TASK PROMPT
Using the listing below, set down each line from the line containing "- color: blue, green, red, white, yellow" through the line containing "7. The person who lives in the red is horse.", both ends included, exactly and with nothing added.

***** DATA SHOWN

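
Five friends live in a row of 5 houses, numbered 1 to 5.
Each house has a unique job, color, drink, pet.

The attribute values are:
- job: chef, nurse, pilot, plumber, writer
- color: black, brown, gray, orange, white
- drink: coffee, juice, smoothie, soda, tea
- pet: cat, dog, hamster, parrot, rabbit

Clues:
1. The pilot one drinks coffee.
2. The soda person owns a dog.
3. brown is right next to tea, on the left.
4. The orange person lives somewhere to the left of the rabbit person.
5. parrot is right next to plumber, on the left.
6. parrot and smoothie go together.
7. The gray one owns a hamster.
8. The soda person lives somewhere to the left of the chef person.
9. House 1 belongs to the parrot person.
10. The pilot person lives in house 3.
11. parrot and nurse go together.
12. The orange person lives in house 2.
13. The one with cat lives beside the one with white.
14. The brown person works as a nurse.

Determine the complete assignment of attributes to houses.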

**********
***** DATA SHOWN

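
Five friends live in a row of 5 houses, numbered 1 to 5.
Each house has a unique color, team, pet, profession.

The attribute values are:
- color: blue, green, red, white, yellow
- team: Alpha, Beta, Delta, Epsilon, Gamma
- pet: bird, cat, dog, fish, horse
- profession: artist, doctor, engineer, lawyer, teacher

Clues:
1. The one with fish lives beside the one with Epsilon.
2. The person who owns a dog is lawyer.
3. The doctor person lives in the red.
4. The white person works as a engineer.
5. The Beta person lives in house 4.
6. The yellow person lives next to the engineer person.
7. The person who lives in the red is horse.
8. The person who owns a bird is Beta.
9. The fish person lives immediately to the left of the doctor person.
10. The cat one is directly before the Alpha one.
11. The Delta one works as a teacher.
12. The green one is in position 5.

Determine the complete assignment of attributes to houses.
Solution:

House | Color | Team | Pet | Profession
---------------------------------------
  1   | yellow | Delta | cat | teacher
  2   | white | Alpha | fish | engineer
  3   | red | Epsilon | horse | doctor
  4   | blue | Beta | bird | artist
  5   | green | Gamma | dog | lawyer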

**********

ANSWER TO THIS TASK
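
- color: blue, green, red, white, yellow
- team: Alpha, Beta, Delta, Epsilon, Gamma
- pet: bird, cat, dog, fish, horse
- profession: artist, doctor, engineer, lawyer, teacher

Clues:
1. The one with fish lives beside the one with Epsilon.
2. The person who owns a dog is lawyer.
3. The doctor person lives in the red.
4. The white person works as a engineer.
5. The Beta person lives in house 4.
6. The yellow person lives next to the engineer person.
7. The person who lives in the red is horse.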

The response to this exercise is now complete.